* [WHAT NEEDS TO BE DONE] Below are some entries. Repeat exactly the lines from the one with "4] has adjacency matrix" through the one with "1: [2, 4, 5, 6]", and only those.

**** LISTED ENTRIES

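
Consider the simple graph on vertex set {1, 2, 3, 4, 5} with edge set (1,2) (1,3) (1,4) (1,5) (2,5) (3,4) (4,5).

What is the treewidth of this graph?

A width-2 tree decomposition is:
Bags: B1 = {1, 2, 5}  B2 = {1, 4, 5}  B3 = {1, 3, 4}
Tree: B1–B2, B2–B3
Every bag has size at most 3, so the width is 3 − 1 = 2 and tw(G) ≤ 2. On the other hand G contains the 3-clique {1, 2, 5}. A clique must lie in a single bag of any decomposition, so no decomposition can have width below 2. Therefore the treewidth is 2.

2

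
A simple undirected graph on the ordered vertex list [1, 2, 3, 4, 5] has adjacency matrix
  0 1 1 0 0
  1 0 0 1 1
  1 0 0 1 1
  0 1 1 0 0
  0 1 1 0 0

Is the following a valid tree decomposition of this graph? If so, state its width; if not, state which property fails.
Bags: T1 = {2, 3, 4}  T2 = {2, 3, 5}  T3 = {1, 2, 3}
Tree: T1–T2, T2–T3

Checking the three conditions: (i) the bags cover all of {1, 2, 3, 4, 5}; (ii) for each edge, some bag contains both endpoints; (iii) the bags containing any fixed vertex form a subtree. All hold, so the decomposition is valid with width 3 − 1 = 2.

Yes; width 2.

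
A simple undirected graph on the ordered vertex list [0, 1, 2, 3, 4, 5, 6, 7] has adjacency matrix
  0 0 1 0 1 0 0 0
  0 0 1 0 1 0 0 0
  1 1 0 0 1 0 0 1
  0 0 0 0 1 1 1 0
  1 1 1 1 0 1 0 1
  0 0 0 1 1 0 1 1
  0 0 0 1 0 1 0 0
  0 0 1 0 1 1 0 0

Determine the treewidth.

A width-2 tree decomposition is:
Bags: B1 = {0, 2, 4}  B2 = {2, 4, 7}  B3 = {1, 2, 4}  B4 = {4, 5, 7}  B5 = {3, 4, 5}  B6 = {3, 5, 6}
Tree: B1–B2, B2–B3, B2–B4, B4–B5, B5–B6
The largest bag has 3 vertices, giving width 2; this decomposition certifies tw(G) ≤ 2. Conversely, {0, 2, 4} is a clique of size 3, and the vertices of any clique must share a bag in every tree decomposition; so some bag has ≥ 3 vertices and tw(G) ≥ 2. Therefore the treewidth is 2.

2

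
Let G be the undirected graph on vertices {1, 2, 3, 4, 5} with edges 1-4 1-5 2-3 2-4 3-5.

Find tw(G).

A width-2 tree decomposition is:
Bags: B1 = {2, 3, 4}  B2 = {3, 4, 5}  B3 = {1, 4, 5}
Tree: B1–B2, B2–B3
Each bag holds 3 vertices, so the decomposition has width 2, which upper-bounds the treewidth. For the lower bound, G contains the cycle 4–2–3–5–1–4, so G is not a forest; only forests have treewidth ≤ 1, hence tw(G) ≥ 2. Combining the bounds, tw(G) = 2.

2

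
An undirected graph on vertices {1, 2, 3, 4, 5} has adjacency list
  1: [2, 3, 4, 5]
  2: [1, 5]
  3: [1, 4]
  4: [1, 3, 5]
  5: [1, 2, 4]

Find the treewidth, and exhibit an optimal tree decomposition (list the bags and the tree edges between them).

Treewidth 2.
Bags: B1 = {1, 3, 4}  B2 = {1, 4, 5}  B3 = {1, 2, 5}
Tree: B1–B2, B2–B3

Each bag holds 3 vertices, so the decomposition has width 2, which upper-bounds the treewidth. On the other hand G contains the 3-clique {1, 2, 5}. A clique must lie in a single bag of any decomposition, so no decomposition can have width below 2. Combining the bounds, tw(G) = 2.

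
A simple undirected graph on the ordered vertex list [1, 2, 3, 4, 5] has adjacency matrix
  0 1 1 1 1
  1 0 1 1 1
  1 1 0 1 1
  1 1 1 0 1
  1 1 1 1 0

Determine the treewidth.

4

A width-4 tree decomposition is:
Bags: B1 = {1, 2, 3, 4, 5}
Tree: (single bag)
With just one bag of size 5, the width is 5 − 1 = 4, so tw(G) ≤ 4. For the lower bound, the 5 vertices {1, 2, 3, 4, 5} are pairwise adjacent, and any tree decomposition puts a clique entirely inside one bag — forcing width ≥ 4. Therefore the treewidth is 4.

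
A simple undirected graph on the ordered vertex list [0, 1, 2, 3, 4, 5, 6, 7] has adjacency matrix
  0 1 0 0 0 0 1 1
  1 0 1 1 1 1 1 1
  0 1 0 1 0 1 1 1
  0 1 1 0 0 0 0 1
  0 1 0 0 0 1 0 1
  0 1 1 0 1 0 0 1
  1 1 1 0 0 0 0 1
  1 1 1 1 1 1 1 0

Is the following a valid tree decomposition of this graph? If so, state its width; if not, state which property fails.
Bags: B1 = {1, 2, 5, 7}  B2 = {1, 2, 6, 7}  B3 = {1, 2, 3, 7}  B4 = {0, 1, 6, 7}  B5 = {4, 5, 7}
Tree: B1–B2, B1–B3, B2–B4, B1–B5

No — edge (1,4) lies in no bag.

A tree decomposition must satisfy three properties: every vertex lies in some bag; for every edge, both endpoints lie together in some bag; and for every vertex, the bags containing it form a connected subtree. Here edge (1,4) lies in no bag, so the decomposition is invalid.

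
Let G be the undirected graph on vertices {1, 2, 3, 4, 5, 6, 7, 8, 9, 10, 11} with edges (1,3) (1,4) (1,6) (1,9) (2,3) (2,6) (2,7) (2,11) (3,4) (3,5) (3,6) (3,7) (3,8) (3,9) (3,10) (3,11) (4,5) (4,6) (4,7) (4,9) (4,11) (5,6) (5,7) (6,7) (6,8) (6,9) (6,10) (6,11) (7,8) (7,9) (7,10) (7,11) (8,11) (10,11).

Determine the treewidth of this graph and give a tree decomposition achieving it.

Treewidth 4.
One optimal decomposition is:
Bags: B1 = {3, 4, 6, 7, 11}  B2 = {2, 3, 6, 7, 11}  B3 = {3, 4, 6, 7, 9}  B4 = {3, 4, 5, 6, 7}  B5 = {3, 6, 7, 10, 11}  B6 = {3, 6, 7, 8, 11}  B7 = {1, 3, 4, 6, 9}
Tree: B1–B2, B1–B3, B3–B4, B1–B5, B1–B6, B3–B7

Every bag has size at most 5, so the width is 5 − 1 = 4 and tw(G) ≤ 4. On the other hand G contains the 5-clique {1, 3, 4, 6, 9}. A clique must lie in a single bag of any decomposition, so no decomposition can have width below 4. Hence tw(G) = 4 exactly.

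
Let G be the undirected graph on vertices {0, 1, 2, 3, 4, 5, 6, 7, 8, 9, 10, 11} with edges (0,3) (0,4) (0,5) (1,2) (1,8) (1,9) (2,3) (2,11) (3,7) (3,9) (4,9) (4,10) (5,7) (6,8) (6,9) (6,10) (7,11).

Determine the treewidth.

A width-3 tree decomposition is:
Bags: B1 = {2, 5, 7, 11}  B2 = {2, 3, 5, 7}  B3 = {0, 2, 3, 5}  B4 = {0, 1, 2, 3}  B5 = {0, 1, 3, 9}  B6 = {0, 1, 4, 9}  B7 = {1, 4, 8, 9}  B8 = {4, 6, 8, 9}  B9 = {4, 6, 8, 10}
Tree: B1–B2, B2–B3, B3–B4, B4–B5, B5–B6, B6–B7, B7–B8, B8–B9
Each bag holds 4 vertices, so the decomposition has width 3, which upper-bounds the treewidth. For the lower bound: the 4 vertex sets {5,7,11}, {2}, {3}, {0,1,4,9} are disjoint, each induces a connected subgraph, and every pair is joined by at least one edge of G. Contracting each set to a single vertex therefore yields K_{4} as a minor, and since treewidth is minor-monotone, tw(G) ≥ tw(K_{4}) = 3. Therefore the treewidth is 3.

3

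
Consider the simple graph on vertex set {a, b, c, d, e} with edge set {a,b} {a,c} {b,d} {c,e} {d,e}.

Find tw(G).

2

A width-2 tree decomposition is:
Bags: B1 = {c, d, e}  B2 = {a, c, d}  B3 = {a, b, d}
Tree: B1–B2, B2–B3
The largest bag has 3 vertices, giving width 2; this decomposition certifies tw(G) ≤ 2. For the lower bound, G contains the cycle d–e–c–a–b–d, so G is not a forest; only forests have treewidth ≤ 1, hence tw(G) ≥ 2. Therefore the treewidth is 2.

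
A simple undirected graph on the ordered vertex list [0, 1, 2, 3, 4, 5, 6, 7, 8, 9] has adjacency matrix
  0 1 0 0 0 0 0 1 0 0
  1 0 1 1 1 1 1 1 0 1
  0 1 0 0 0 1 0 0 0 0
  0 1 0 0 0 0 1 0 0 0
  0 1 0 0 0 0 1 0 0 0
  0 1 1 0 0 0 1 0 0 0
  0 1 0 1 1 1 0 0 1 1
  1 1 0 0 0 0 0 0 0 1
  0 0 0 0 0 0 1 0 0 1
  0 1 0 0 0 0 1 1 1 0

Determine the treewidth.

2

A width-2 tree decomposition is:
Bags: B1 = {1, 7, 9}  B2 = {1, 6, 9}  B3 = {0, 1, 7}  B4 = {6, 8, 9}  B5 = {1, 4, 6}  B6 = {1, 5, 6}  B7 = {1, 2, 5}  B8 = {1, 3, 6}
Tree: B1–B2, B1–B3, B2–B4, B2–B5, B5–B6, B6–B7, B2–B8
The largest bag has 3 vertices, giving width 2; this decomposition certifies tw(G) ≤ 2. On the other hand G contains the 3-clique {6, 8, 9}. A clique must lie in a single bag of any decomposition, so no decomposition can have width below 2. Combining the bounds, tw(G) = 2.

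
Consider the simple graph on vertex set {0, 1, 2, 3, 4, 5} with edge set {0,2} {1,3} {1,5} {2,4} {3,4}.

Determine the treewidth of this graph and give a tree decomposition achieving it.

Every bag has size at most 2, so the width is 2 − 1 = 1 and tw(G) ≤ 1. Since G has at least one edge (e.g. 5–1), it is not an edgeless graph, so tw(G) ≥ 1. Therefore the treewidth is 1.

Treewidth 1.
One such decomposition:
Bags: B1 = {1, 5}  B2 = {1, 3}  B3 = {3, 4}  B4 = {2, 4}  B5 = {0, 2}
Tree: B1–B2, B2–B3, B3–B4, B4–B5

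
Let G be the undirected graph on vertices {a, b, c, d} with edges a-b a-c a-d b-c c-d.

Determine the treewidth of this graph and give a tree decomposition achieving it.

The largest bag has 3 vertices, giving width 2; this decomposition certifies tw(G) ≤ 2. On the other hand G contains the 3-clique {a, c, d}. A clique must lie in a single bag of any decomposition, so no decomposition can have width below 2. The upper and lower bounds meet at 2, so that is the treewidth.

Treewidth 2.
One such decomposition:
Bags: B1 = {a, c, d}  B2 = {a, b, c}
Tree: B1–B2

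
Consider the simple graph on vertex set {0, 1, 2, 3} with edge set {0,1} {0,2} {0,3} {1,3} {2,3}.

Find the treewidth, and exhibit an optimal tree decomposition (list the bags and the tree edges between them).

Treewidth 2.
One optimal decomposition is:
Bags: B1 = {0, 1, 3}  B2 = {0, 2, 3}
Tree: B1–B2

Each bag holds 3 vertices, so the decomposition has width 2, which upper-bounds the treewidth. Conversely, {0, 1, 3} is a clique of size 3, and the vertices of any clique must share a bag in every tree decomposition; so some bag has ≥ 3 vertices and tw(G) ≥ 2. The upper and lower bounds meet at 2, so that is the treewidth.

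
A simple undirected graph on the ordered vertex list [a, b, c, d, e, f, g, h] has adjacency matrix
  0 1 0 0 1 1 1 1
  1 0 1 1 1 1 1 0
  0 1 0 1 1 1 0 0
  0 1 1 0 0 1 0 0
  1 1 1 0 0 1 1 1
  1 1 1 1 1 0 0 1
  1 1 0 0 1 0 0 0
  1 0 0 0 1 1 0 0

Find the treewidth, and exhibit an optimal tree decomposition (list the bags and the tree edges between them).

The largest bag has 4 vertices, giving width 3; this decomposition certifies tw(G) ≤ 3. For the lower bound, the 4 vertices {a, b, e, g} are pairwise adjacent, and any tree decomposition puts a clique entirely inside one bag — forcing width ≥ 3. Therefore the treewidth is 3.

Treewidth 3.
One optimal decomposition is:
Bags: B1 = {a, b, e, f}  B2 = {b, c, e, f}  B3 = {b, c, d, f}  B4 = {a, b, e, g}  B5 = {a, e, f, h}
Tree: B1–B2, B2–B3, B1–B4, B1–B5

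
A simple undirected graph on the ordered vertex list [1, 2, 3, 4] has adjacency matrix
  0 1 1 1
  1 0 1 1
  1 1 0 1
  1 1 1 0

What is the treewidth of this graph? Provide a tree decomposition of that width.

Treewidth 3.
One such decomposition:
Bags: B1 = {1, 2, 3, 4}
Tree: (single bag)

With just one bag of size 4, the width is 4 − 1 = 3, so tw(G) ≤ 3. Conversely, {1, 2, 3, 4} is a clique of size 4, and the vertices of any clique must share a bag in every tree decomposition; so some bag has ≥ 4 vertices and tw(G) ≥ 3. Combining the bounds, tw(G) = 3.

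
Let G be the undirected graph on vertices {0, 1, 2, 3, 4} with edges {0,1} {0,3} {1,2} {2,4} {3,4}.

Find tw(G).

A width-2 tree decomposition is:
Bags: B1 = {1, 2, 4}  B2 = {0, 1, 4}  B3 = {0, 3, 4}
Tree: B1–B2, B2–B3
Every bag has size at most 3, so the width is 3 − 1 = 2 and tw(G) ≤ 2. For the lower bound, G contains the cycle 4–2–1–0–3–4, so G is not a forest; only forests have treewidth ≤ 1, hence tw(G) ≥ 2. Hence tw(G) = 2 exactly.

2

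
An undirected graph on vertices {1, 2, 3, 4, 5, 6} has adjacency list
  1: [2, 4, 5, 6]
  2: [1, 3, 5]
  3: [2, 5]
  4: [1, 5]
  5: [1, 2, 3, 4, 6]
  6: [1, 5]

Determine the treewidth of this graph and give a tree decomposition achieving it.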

********

* [RESULT]
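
A simple undirected graph on the ordered vertex list [1, 2, 3, 4] has adjacency matrix
  0 1 1 1
  1 0 1 1
  1 1 0 1
  1 1 1 0

What is the treewidth of this graph? Provide a tree decomposition of that width.

Treewidth 3.
One such decomposition:
Bags: B1 = {1, 2, 3, 4}
Tree: (single bag)

With just one bag of size 4, the width is 4 − 1 = 3, so tw(G) ≤ 3. Conversely, {1, 2, 3, 4} is a clique of size 4, and the vertices of any clique must share a bag in every tree decomposition; so some bag has ≥ 4 vertices and tw(G) ≥ 3. Combining the bounds, tw(G) = 3.

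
Let G be the undirected graph on vertices {0, 1, 2, 3, 4} with edges {0,1} {0,3} {1,2} {2,4} {3,4}.

Find tw(G).

A width-2 tree decomposition is:
Bags: B1 = {1, 2, 4}  B2 = {0, 1, 4}  B3 = {0, 3, 4}
Tree: B1–B2, B2–B3
Every bag has size at most 3, so the width is 3 − 1 = 2 and tw(G) ≤ 2. For the lower bound, G contains the cycle 4–2–1–0–3–4, so G is not a forest; only forests have treewidth ≤ 1, hence tw(G) ≥ 2. Hence tw(G) = 2 exactly.

2

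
An undirected graph on vertices {1, 2, 3, 4, 5, 6} has adjacency list
  1: [2, 4, 5, 6]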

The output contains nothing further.